* TASK ITEM *
Beginning at whichever line contains "Report the macro-averaged", reproduce each line of the records below word for word, ending with the last, and add nothing.

Top of RECORDED DATA

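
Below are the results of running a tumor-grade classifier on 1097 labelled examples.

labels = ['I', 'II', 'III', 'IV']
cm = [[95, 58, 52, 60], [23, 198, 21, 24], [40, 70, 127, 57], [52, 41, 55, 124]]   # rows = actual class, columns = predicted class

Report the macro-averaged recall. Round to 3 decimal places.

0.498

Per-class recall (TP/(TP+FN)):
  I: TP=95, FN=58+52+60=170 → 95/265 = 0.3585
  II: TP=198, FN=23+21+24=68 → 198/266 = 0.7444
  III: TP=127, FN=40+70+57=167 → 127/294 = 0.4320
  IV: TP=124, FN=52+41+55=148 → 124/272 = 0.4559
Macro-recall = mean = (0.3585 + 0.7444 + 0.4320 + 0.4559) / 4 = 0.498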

Bottom of RECORDED DATA

* ANSWER BOX *
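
Report the macro-averaged recall. Round to 3 decimal places.

0.498

Per-class recall (TP/(TP+FN)):
  I: TP=95, FN=58+52+60=170 → 95/265 = 0.3585
  II: TP=198, FN=23+21+24=68 → 198/266 = 0.7444
  III: TP=127, FN=40+70+57=167 → 127/294 = 0.4320
  IV: TP=124, FN=52+41+55=148 → 124/272 = 0.4559
Macro-recall = mean = (0.3585 + 0.7444 + 0.4320 + 0.4559) / 4 = 0.498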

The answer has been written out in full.